__What you are asked to do__. Only the lines below from the one containing "Assignment to Drug" to the one containing "Drug G — 73/156 remissions" should be repeated, both included and unchanged.

*** Opening of Provided information ***

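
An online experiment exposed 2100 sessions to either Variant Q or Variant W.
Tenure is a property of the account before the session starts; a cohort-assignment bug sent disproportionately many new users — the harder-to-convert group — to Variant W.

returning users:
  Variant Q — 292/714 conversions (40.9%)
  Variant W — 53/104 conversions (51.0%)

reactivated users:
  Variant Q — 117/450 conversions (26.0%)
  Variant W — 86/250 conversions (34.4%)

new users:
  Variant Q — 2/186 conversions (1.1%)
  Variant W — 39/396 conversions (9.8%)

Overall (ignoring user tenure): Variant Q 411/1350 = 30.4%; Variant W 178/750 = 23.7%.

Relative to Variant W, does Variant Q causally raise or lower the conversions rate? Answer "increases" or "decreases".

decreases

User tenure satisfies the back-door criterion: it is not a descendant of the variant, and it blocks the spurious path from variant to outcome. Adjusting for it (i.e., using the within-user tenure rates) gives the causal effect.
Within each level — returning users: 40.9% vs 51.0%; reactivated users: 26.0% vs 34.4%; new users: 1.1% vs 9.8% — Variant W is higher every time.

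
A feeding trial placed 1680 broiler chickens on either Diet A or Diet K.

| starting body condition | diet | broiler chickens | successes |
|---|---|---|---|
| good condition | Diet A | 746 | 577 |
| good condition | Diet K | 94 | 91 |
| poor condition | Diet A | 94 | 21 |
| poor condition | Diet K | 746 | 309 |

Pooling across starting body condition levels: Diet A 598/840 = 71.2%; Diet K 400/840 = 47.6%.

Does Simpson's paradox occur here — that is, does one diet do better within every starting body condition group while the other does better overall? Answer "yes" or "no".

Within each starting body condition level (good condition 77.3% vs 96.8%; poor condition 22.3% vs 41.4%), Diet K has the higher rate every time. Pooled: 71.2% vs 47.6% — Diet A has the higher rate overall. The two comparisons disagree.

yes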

*** Close of Provided information ***
*** Opening of Provided information ***

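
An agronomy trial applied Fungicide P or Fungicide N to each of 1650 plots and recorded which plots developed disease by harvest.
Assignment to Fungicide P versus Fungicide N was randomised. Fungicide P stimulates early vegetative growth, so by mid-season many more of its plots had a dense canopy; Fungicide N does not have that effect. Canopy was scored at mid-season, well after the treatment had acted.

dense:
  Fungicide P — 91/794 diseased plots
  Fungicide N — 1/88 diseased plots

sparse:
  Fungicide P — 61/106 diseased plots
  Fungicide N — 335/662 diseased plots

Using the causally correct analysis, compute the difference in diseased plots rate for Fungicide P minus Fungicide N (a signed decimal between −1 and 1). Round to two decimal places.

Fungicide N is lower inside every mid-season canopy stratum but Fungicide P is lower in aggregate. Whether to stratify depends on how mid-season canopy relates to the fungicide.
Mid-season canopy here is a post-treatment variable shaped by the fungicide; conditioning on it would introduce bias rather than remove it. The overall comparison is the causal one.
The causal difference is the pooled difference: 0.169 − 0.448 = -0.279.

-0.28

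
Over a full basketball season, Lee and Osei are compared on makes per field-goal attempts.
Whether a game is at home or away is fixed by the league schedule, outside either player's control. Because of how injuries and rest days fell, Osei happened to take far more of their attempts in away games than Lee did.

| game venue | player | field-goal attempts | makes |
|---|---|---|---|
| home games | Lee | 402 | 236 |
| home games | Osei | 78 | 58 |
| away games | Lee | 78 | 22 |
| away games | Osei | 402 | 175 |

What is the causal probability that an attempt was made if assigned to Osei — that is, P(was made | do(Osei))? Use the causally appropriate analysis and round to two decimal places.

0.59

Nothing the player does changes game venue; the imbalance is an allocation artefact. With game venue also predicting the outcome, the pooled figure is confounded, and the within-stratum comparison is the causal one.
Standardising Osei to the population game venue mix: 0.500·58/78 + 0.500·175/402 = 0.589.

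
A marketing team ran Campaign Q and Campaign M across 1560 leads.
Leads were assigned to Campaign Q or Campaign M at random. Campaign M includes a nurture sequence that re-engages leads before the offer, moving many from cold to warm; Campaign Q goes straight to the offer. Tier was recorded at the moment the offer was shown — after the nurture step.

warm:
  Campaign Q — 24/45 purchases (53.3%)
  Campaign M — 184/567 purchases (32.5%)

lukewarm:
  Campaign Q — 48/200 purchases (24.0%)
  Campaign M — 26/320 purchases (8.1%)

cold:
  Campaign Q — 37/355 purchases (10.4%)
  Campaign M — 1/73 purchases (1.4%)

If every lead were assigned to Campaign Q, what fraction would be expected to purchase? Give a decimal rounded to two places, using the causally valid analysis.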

*** Close of Provided information ***
*** Opening of Provided information ***

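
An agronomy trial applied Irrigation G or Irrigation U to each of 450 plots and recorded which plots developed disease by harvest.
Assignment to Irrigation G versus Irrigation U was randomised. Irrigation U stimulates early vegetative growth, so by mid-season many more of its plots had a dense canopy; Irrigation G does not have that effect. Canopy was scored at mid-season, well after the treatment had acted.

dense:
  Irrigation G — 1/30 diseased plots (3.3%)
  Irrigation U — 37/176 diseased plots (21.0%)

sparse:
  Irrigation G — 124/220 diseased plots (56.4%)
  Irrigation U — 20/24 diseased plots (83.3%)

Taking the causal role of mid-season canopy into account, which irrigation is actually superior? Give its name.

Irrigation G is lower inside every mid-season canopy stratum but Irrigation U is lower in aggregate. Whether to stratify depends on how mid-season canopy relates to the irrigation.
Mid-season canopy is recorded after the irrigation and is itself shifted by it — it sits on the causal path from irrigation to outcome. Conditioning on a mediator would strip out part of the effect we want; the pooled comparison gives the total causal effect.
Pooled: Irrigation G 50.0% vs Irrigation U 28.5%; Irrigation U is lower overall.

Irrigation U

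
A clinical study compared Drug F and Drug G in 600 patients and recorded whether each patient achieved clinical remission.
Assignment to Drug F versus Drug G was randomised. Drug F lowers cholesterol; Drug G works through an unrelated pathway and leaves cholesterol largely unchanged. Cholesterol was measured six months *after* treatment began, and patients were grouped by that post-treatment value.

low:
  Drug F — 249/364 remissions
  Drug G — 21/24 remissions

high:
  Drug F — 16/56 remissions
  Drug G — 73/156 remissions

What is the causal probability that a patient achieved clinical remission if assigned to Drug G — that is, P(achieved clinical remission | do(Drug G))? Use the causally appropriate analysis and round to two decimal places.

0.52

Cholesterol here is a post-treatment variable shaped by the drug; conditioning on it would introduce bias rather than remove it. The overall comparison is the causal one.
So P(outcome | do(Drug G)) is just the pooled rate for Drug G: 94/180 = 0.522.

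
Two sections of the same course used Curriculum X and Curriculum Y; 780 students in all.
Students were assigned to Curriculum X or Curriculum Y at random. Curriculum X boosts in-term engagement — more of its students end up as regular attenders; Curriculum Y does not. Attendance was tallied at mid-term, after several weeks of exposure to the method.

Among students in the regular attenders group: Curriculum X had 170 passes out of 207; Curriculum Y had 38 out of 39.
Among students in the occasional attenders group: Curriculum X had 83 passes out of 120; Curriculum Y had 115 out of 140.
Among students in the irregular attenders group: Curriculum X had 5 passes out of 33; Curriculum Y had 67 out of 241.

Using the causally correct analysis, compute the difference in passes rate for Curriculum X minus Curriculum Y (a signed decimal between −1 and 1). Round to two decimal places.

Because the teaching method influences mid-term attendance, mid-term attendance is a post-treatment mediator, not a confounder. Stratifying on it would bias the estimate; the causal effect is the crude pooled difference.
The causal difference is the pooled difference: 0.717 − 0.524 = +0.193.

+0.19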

*** Close of Provided information ***

__Answer space__.
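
Assignment to Drug F versus Drug G was randomised. Drug F lowers cholesterol; Drug G works through an unrelated pathway and leaves cholesterol largely unchanged. Cholesterol was measured six months *after* treatment began, and patients were grouped by that post-treatment value.

low:
  Drug F — 249/364 remissions
  Drug G — 21/24 remissions

high:
  Drug F — 16/56 remissions
  Drug G — 73/156 remissions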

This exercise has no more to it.